Return, from the data that follows, each line that holds the word "Group".

(Saved entries)

+---+

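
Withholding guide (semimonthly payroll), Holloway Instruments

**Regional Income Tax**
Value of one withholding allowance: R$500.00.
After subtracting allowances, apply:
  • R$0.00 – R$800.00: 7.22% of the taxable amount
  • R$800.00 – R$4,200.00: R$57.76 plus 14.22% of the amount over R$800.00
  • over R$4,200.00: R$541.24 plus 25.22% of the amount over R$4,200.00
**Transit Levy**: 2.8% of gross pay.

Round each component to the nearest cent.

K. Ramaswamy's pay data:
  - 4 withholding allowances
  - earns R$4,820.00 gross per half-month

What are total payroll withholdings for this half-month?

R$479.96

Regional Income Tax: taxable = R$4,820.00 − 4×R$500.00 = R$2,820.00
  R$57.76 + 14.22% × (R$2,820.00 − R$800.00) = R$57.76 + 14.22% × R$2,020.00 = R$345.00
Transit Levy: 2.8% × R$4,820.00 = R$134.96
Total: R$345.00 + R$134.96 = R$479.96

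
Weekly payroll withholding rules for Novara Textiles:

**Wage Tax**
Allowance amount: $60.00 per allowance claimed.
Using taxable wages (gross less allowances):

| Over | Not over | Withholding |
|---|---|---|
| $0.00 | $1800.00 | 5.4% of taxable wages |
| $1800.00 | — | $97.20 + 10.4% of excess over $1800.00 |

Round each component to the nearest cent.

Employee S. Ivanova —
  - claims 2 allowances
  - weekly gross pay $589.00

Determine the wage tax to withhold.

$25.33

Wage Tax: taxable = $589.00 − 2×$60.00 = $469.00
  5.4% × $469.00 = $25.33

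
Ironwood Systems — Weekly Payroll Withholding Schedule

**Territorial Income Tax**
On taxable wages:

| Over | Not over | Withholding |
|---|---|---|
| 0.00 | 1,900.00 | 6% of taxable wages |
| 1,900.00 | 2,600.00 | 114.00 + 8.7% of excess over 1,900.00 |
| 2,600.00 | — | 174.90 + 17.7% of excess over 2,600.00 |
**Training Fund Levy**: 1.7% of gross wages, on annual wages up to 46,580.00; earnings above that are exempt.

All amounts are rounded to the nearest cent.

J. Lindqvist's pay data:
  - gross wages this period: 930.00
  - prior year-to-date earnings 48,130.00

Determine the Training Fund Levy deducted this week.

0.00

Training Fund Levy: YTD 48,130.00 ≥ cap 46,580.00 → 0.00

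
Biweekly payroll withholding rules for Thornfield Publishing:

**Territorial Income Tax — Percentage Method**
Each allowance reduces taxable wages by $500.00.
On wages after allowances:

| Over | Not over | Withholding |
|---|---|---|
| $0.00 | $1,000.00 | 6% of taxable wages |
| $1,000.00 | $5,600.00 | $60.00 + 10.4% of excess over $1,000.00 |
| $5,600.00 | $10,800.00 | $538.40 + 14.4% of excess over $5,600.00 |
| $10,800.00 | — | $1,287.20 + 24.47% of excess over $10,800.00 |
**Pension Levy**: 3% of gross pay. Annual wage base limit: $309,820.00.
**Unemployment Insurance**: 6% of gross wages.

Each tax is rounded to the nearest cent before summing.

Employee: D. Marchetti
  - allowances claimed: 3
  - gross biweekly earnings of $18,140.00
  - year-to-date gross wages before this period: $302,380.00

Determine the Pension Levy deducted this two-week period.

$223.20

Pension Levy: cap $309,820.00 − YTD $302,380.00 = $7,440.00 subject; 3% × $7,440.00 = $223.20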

+---+

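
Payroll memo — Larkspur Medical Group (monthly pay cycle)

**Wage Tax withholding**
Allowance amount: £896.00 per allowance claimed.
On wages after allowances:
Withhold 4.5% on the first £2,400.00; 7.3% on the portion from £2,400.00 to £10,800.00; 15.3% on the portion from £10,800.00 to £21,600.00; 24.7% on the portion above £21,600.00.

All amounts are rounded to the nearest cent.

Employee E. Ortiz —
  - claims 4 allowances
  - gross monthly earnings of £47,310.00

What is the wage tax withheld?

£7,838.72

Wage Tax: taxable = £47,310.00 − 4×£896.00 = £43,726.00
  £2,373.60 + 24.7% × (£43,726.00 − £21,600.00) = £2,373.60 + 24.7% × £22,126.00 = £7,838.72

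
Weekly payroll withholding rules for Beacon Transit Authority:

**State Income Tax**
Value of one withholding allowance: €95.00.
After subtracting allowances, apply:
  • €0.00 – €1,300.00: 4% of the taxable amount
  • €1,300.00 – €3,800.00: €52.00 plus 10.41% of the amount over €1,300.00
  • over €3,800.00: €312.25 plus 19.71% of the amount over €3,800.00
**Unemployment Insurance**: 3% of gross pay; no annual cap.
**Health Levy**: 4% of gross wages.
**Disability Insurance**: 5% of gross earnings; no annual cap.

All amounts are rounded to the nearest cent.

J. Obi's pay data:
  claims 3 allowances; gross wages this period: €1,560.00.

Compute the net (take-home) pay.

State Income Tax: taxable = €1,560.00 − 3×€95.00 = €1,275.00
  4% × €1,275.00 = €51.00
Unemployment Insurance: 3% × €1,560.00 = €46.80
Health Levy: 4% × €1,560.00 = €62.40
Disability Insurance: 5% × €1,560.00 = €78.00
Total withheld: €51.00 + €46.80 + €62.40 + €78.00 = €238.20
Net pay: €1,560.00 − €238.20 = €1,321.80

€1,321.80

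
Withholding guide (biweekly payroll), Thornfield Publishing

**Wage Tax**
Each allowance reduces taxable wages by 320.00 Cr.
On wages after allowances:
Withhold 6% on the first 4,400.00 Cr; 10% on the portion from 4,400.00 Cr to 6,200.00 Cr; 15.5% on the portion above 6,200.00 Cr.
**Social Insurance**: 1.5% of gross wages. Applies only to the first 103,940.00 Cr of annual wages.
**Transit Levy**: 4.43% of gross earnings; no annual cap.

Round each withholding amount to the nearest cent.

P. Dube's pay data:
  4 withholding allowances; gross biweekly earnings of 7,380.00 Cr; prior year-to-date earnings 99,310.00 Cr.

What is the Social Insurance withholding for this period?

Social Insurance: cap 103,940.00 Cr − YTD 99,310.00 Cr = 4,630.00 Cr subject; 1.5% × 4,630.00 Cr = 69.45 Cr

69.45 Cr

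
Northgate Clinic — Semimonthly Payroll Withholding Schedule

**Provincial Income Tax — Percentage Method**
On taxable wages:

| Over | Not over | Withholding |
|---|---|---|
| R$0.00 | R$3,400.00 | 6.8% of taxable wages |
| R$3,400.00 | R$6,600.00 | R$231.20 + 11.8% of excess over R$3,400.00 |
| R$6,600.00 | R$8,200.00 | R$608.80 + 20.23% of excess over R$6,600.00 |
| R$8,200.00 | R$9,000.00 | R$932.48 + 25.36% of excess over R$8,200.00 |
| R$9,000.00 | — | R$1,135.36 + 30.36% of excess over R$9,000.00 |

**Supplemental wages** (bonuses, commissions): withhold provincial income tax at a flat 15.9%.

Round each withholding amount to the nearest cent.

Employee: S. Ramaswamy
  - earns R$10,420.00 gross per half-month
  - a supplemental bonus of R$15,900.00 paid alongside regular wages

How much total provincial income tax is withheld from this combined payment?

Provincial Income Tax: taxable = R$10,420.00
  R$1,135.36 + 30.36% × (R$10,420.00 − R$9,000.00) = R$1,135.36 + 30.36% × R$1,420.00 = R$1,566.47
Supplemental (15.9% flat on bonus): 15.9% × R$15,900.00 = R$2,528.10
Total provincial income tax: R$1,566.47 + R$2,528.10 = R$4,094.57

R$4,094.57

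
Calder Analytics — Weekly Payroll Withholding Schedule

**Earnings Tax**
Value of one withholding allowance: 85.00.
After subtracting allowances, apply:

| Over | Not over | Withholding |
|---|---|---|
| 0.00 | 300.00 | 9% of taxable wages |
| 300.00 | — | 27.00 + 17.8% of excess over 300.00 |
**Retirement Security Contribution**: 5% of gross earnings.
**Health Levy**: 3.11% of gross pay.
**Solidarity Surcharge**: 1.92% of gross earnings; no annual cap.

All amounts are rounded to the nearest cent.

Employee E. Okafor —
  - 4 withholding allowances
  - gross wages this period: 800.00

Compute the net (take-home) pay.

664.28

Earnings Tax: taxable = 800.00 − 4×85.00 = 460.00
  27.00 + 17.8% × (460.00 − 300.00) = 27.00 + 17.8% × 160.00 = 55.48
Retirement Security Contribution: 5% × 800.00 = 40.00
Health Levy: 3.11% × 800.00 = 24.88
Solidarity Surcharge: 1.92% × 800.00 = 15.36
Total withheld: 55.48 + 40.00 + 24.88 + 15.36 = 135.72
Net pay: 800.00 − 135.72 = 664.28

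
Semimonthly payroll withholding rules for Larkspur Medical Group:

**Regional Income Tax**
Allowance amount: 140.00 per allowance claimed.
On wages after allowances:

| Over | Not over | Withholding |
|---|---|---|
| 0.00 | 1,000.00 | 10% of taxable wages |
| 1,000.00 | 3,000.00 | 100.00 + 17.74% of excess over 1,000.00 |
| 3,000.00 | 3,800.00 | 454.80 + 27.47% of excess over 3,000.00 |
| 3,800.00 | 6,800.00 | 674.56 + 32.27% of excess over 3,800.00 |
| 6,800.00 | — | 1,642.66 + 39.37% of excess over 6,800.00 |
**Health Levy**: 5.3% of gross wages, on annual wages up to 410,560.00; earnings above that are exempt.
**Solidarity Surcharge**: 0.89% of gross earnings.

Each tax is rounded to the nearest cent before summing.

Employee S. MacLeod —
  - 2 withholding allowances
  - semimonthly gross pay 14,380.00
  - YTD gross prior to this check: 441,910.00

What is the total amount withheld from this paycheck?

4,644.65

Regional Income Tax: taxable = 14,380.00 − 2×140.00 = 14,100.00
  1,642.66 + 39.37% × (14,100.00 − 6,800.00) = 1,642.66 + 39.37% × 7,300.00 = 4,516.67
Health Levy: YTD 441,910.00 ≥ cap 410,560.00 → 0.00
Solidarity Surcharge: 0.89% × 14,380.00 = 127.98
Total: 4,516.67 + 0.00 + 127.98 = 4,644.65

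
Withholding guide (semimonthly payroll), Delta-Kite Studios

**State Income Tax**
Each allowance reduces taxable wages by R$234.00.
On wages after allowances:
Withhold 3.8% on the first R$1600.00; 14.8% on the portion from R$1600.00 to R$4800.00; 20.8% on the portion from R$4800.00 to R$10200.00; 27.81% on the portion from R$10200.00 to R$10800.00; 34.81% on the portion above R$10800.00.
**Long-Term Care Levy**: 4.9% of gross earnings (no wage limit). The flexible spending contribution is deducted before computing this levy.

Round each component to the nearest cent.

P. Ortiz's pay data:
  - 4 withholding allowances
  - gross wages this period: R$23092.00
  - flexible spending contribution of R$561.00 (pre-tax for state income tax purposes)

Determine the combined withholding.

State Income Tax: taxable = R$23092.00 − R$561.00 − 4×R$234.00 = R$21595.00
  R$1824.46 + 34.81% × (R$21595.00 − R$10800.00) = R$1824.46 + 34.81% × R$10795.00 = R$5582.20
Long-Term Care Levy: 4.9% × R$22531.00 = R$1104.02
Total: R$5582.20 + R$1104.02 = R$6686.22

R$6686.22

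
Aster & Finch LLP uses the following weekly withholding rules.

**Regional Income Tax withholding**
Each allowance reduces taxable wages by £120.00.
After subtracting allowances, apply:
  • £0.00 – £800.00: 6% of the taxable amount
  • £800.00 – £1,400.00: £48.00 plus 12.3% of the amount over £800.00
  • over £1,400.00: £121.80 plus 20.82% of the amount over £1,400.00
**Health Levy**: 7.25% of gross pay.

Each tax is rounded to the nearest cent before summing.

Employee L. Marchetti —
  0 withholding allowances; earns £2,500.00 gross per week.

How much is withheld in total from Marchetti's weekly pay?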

+---+

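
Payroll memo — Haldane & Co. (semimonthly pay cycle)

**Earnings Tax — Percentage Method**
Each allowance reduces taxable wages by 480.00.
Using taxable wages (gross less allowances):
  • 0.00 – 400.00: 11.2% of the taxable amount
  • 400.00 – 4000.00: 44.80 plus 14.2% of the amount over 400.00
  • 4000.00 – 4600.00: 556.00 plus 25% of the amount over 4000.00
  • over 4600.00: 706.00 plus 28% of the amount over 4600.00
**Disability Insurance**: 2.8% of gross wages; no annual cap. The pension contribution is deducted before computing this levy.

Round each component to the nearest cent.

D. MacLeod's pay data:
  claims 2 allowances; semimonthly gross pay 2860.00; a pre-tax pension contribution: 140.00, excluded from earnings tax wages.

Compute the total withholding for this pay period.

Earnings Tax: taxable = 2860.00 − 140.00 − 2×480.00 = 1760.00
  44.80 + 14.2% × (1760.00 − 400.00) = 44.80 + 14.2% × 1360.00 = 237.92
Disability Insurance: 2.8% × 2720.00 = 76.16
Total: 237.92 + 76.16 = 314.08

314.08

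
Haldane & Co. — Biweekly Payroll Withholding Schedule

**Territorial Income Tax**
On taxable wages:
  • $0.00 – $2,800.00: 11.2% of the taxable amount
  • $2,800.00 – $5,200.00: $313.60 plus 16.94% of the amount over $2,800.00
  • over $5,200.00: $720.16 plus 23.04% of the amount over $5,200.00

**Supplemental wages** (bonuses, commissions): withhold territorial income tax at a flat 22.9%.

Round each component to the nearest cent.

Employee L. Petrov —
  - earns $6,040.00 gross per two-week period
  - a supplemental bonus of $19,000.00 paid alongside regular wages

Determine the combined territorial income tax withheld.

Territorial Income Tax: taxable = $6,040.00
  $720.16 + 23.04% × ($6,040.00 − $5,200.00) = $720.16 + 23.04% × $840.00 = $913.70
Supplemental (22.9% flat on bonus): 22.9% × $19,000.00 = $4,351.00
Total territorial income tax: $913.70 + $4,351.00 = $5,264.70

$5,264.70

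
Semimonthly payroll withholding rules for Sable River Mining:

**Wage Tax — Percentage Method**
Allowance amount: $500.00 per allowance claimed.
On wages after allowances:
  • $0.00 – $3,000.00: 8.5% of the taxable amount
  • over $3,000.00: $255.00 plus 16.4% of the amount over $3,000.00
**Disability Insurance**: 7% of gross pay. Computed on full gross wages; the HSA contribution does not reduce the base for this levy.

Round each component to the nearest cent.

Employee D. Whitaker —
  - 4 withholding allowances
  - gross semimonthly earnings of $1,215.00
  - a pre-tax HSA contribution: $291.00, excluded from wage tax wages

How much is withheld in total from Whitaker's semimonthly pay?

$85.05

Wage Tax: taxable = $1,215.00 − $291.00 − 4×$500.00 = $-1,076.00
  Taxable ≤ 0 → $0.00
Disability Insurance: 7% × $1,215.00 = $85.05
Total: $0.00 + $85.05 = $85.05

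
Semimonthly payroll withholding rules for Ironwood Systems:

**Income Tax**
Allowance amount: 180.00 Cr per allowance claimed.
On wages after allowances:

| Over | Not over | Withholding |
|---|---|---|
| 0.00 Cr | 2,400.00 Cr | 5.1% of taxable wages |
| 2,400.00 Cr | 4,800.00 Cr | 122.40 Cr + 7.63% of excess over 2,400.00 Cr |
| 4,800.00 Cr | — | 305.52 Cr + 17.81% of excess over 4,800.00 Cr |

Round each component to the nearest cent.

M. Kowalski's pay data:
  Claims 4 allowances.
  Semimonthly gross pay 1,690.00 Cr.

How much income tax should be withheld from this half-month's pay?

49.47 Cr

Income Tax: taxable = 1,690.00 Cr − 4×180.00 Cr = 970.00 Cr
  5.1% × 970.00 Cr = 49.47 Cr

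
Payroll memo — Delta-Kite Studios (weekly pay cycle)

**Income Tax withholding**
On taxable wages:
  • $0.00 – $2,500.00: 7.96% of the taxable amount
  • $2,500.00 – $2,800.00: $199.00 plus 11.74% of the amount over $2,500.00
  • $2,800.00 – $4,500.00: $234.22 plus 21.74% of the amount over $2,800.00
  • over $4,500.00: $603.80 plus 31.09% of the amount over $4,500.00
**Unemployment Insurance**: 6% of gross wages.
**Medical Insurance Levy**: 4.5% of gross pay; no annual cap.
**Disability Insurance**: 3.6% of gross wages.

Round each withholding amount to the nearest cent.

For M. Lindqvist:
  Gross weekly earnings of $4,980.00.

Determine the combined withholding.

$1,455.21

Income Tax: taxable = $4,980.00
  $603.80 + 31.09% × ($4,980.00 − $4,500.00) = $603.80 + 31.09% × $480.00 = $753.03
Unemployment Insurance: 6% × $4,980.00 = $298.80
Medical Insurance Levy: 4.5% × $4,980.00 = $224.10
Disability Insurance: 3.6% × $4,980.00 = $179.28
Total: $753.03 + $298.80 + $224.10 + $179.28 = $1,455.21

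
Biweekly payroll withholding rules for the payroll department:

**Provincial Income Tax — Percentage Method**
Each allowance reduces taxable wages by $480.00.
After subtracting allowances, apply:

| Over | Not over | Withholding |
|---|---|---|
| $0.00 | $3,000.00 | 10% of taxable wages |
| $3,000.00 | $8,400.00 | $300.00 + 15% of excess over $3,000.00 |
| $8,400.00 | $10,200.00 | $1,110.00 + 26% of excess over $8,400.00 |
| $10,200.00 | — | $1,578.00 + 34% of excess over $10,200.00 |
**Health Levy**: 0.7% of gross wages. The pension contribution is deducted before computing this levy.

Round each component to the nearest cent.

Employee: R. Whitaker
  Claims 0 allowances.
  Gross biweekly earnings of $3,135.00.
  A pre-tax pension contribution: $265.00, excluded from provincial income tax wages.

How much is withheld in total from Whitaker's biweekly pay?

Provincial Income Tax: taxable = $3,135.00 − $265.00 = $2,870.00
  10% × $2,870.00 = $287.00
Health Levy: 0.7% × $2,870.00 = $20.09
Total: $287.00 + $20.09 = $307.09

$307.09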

+---+

[Response]:
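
Payroll memo — Larkspur Medical Group (monthly pay cycle)
Semimonthly payroll withholding rules for Larkspur Medical Group: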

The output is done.